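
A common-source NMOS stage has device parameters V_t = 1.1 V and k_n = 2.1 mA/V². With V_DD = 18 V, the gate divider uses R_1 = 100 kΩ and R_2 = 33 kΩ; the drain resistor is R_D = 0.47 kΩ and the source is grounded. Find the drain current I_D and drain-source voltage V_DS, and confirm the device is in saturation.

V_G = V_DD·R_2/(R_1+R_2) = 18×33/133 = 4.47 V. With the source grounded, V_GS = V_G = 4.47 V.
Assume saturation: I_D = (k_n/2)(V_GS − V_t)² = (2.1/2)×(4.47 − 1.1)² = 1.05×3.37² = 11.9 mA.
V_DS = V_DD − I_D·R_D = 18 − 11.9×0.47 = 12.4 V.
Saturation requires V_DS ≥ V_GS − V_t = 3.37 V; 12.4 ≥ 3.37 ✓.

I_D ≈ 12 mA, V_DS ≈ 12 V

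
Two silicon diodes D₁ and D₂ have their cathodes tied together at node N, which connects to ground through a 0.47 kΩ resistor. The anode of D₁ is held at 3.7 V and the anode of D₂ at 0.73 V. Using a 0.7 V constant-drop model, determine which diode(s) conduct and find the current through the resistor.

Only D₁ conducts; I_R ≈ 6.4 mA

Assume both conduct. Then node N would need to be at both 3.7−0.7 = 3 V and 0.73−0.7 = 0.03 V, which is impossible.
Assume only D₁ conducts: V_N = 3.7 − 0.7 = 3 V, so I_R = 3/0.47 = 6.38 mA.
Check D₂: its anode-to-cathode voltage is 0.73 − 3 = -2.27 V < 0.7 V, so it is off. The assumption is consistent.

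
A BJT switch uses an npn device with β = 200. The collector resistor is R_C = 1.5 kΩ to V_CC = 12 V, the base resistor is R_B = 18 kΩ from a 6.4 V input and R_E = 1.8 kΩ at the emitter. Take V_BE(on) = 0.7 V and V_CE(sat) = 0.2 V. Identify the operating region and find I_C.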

——————————

The records above must be repeated exactly, in their entirety.

→ **Written answer**
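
A common-source NMOS stage has device parameters V_t = 1.1 V and k_n = 2.1 mA/V². With V_DD = 18 V, the gate divider uses R_1 = 100 kΩ and R_2 = 33 kΩ; the drain resistor is R_D = 0.47 kΩ and the source is grounded. Find the drain current I_D and drain-source voltage V_DS, and confirm the device is in saturation.

V_G = V_DD·R_2/(R_1+R_2) = 18×33/133 = 4.47 V. With the source grounded, V_GS = V_G = 4.47 V.
Assume saturation: I_D = (k_n/2)(V_GS − V_t)² = (2.1/2)×(4.47 − 1.1)² = 1.05×3.37² = 11.9 mA.
V_DS = V_DD − I_D·R_D = 18 − 11.9×0.47 = 12.4 V.
Saturation requires V_DS ≥ V_GS − V_t = 3.37 V; 12.4 ≥ 3.37 ✓.

I_D ≈ 12 mA, V_DS ≈ 12 V

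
Two silicon diodes D₁ and D₂ have their cathodes tied together at node N, which connects to ground through a 0.47 kΩ resistor. The anode of D₁ is held at 3.7 V and the anode of D₂ at 0.73 V. Using a 0.7 V constant-drop model, determine which diode(s) conduct and find the current through the resistor.

Only D₁ conducts; I_R ≈ 6.4 mA

Assume both conduct. Then node N would need to be at both 3.7−0.7 = 3 V and 0.73−0.7 = 0.03 V, which is impossible.
Assume only D₁ conducts: V_N = 3.7 − 0.7 = 3 V, so I_R = 3/0.47 = 6.38 mA.
Check D₂: its anode-to-cathode voltage is 0.73 − 3 = -2.27 V < 0.7 V, so it is off. The assumption is consistent.

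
A BJT switch uses an npn device with β = 200. The collector resistor is R_C = 1.5 kΩ to V_CC = 12 V, the base resistor is R_B = 18 kΩ from a 6.4 V input and R_E = 1.8 kΩ at the emitter. Take V_BE(on) = 0.7 V and V_CE(sat) = 0.2 V. Identify the operating region and find I_C.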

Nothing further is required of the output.